Excerpts from a dataset
BEGIN

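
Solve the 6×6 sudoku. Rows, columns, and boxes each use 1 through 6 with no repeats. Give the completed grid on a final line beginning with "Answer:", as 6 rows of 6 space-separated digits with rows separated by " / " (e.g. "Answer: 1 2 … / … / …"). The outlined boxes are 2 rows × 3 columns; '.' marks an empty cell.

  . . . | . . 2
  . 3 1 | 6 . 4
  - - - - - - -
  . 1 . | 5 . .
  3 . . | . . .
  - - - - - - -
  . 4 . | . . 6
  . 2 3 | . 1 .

Step 1. [r5c3∈{5}] r5c3 is down to just 5 ⇒ r5c3=5.
Step 2. [r1c4∈{1,3}] in row 1, 1 fits only at r1c4, so r1c4=1.
Step 3. [r1c5∈{3,5}] row 1 places 3 nowhere but r1c5, so r1c5=3.
Step 4. [r5c5∈{2}] nothing but 2 survives at r5c5, so r5c5=2.
Step 5. [r4c4∈{2,4}] across col 4, 2 lands solely at r4c4 ⇒ r4c4=2.
Step 6. [r3c3∈{2,4,6}] in col 3, 2 fits only at r3c3. So r3c3=2.
Step 7. [r6c1∈{6}] r6c1 is down to just 6, so r6c1=6.
Step 8. [r3c1∈{4}] only 4 remains possible at r3c1. So r3c1=4.
Step 9. [r4c3∈{6}] r4c3 is down to just 6. So r4c3=6.
Step 10. [r1c1∈{5}] r1c1 is down to just 5 ⇒ r1c1=5.
Step 11. [r1c2∈{6}] only 6 remains possible at r1c2 ⇒ r1c2=6.
Step 12. [r4c5∈{4}] only 4 remains possible at r4c5 ⇒ r4c5=4.
Step 13. [r4c2∈{5}] r4c2 is down to just 5 ⇒ r4c2=5.
Step 14. [r3c6∈{3}] nothing but 3 survives at r3c6 ⇒ r3c6=3.
Step 15. [r3c5∈{6}] r3c5 has the single candidate 6 ⇒ r3c5=6.
Step 16. [r2c5∈{5}] nothing but 5 survives at r2c5. So r2c5=5.
Step 17. [r5c1∈{1}] r5c1's peers cover all but 1 ⇒ r5c1=1.
Step 18. [r5c4∈{3}] only 3 remains possible at r5c4. So r5c4=3.
Step 19. [r6c6∈{5}] only 5 remains possible at r6c6 ⇒ r6c6=5.
Step 20. [r2c1∈{2}] r2c1 has the single candidate 2, so r2c1=2.
Step 21. [r4c6∈{1}] r4c6 has the single candidate 1 ⇒ r4c6=1.
Step 22. [r6c4∈{4}] r6c4 is down to just 4, so r6c4=4.
Step 23. [r1c3∈{4}] r1c3 has the single candidate 4. So r1c3=4.

Answer: 5 6 4 1 3 2 / 2 3 1 6 5 4 / 4 1 2 5 6 3 / 3 5 6 2 4 1 / 1 4 5 3 2 6 / 6 2 3 4 1 5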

END

#### [Action item]
The full data, transcribed without change, is the expected answer.

#### [Solution below]
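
Solve the 6×6 sudoku. Rows, columns, and boxes each use 1 through 6 with no repeats. Give the completed grid on a final line beginning with "Answer:", as 6 rows of 6 space-separated digits with rows separated by " / " (e.g. "Answer: 1 2 … / … / …"). The outlined boxes are 2 rows × 3 columns; '.' marks an empty cell.

  . . . | . . 2
  . 3 1 | 6 . 4
  - - - - - - -
  . 1 . | 5 . .
  3 . . | . . .
  - - - - - - -
  . 4 . | . . 6
  . 2 3 | . 1 .

Step 1. [r5c3∈{5}] r5c3 is down to just 5 ⇒ r5c3=5.
Step 2. [r1c4∈{1,3}] in row 1, 1 fits only at r1c4, so r1c4=1.
Step 3. [r1c5∈{3,5}] row 1 places 3 nowhere but r1c5, so r1c5=3.
Step 4. [r5c5∈{2}] nothing but 2 survives at r5c5, so r5c5=2.
Step 5. [r4c4∈{2,4}] across col 4, 2 lands solely at r4c4 ⇒ r4c4=2.
Step 6. [r3c3∈{2,4,6}] in col 3, 2 fits only at r3c3. So r3c3=2.
Step 7. [r6c1∈{6}] r6c1 is down to just 6, so r6c1=6.
Step 8. [r3c1∈{4}] only 4 remains possible at r3c1. So r3c1=4.
Step 9. [r4c3∈{6}] r4c3 is down to just 6. So r4c3=6.
Step 10. [r1c1∈{5}] r1c1 is down to just 5 ⇒ r1c1=5.
Step 11. [r1c2∈{6}] only 6 remains possible at r1c2 ⇒ r1c2=6.
Step 12. [r4c5∈{4}] only 4 remains possible at r4c5 ⇒ r4c5=4.
Step 13. [r4c2∈{5}] r4c2 is down to just 5 ⇒ r4c2=5.
Step 14. [r3c6∈{3}] nothing but 3 survives at r3c6 ⇒ r3c6=3.
Step 15. [r3c5∈{6}] r3c5 has the single candidate 6 ⇒ r3c5=6.
Step 16. [r2c5∈{5}] nothing but 5 survives at r2c5. So r2c5=5.
Step 17. [r5c1∈{1}] r5c1's peers cover all but 1 ⇒ r5c1=1.
Step 18. [r5c4∈{3}] only 3 remains possible at r5c4. So r5c4=3.
Step 19. [r6c6∈{5}] only 5 remains possible at r6c6 ⇒ r6c6=5.
Step 20. [r2c1∈{2}] r2c1 has the single candidate 2, so r2c1=2.
Step 21. [r4c6∈{1}] r4c6 has the single candidate 1 ⇒ r4c6=1.
Step 22. [r6c4∈{4}] r6c4 is down to just 4, so r6c4=4.
Step 23. [r1c3∈{4}] r1c3 has the single candidate 4. So r1c3=4.

Answer: 5 6 4 1 3 2 / 2 3 1 6 5 4 / 4 1 2 5 6 3 / 3 5 6 2 4 1 / 1 4 5 3 2 6 / 6 2 3 4 1 5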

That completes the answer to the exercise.